START Records to use

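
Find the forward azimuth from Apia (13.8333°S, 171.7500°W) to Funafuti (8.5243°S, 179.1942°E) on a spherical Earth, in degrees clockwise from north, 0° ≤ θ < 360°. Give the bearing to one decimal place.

Δλ = 179.1942 − -171.7500 = 350.9442°; wrapped into (−180°, 180°]: -9.0558°.
θ = atan2( sin Δλ · cos φ₂ , cos φ₁ · sin φ₂ − sin φ₁ · cos φ₂ · cos Δλ )
  = atan2(-0.15566, 0.08958) = -60.080° → normalised to [0°, 360°): 299.920°.

299.9°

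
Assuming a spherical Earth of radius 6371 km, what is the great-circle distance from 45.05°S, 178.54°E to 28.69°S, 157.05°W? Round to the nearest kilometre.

Δλ = -157.05 − 178.54 = -335.59°; wrapped into (−180°, 180°]: 24.41°.
Δφ = -28.69 − -45.05 = 16.36°.
a = sin²(Δφ/2) + cos φ₁ · cos φ₂ · sin²(Δλ/2) = 0.047944.
c = 2·atan2(√a, √(1−a)) = 0.44150 rad → d = 6371·c ≈ 2812.79 km.

2813 km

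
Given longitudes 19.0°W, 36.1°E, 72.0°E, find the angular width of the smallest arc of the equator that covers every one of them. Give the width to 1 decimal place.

91.0°

Sort the longitudes: -19.0°, +36.1°, +72.0°.
Eastward gaps between consecutive values (wrapping around): 55.1°, 35.9°, 269.0°.
Largest gap = 269.0° ⇒ minimal covering band is its complement: 360° − 269.0° = 91.0°.
Band runs from -19.0° eastward to +72.0°.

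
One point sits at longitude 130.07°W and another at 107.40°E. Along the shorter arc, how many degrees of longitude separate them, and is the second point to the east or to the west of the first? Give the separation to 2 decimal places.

Raw difference: 107.40 − -130.07 = 237.47°.
Normalise into (−180°, 180°]: 237.47° − 360° = -122.53°.
Negative ⇒ the second point lies to the west; separation 122.53°.

122.53° west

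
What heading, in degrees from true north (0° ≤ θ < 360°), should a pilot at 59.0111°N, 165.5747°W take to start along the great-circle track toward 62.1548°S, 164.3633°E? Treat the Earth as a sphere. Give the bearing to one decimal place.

196.3°

Δλ = 164.3633 − -165.5747 = 329.9380°; wrapped into (−180°, 180°]: -30.0620°.
θ = atan2( sin Δλ · cos φ₂ , cos φ₁ · sin φ₂ − sin φ₁ · cos φ₂ · cos Δλ )
  = atan2(-0.23398, -0.80181) = -163.732° → normalised to [0°, 360°): 196.268°.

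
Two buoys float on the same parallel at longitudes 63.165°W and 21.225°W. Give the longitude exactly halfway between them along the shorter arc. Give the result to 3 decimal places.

42.195°W

Signed shortest Δλ from -63.165° to -21.225° is +41.940°.
Midpoint longitude = -63.165° + (+41.940°)/2 = -63.165° + 20.970° = -42.195°.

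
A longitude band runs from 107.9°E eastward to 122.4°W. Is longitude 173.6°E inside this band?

Yes

Band width going east from +107.9° to -122.4°: ((-122.4 − 107.9) mod 360) = 129.7°.
Offset of +173.6° east of the west edge: ((173.6 − 107.9) mod 360) = 65.7°.
65.7° ≤ 129.7° ⇒ inside.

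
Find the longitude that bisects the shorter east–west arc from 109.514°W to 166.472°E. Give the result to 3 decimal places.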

END Records to use

### Assignment
Restate the whole of the data exactly.

### Answer section
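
Find the forward azimuth from Apia (13.8333°S, 171.7500°W) to Funafuti (8.5243°S, 179.1942°E) on a spherical Earth, in degrees clockwise from north, 0° ≤ θ < 360°. Give the bearing to one decimal place.

Δλ = 179.1942 − -171.7500 = 350.9442°; wrapped into (−180°, 180°]: -9.0558°.
θ = atan2( sin Δλ · cos φ₂ , cos φ₁ · sin φ₂ − sin φ₁ · cos φ₂ · cos Δλ )
  = atan2(-0.15566, 0.08958) = -60.080° → normalised to [0°, 360°): 299.920°.

299.9°

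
Assuming a spherical Earth of radius 6371 km, what is the great-circle distance from 45.05°S, 178.54°E to 28.69°S, 157.05°W? Round to the nearest kilometre.

Δλ = -157.05 − 178.54 = -335.59°; wrapped into (−180°, 180°]: 24.41°.
Δφ = -28.69 − -45.05 = 16.36°.
a = sin²(Δφ/2) + cos φ₁ · cos φ₂ · sin²(Δλ/2) = 0.047944.
c = 2·atan2(√a, √(1−a)) = 0.44150 rad → d = 6371·c ≈ 2812.79 km.

2813 km

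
Given longitudes 19.0°W, 36.1°E, 72.0°E, find the angular width of the smallest arc of the equator that covers every one of them. Give the width to 1 decimal place.

91.0°

Sort the longitudes: -19.0°, +36.1°, +72.0°.
Eastward gaps between consecutive values (wrapping around): 55.1°, 35.9°, 269.0°.
Largest gap = 269.0° ⇒ minimal covering band is its complement: 360° − 269.0° = 91.0°.
Band runs from -19.0° eastward to +72.0°.

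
One point sits at longitude 130.07°W and another at 107.40°E. Along the shorter arc, how many degrees of longitude separate them, and is the second point to the east or to the west of the first? Give the separation to 2 decimal places.

Raw difference: 107.40 − -130.07 = 237.47°.
Normalise into (−180°, 180°]: 237.47° − 360° = -122.53°.
Negative ⇒ the second point lies to the west; separation 122.53°.

122.53° west

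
What heading, in degrees from true north (0° ≤ θ < 360°), should a pilot at 59.0111°N, 165.5747°W take to start along the great-circle track toward 62.1548°S, 164.3633°E? Treat the Earth as a sphere. Give the bearing to one decimal place.

196.3°

Δλ = 164.3633 − -165.5747 = 329.9380°; wrapped into (−180°, 180°]: -30.0620°.
θ = atan2( sin Δλ · cos φ₂ , cos φ₁ · sin φ₂ − sin φ₁ · cos φ₂ · cos Δλ )
  = atan2(-0.23398, -0.80181) = -163.732° → normalised to [0°, 360°): 196.268°.

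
Two buoys float on the same parallel at longitudes 63.165°W and 21.225°W. Give the longitude exactly halfway between them along the shorter arc. Give the result to 3 decimal places.

42.195°W

Signed shortest Δλ from -63.165° to -21.225° is +41.940°.
Midpoint longitude = -63.165° + (+41.940°)/2 = -63.165° + 20.970° = -42.195°.

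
A longitude band runs from 107.9°E eastward to 122.4°W. Is longitude 173.6°E inside this band?

Yes

Band width going east from +107.9° to -122.4°: ((-122.4 − 107.9) mod 360) = 129.7°.
Offset of +173.6° east of the west edge: ((173.6 − 107.9) mod 360) = 65.7°.
65.7° ≤ 129.7° ⇒ inside.

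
Find the longitude that bisects the shorter east–west arc from 109.514°W to 166.472°E. Give the result to 3 decimal places.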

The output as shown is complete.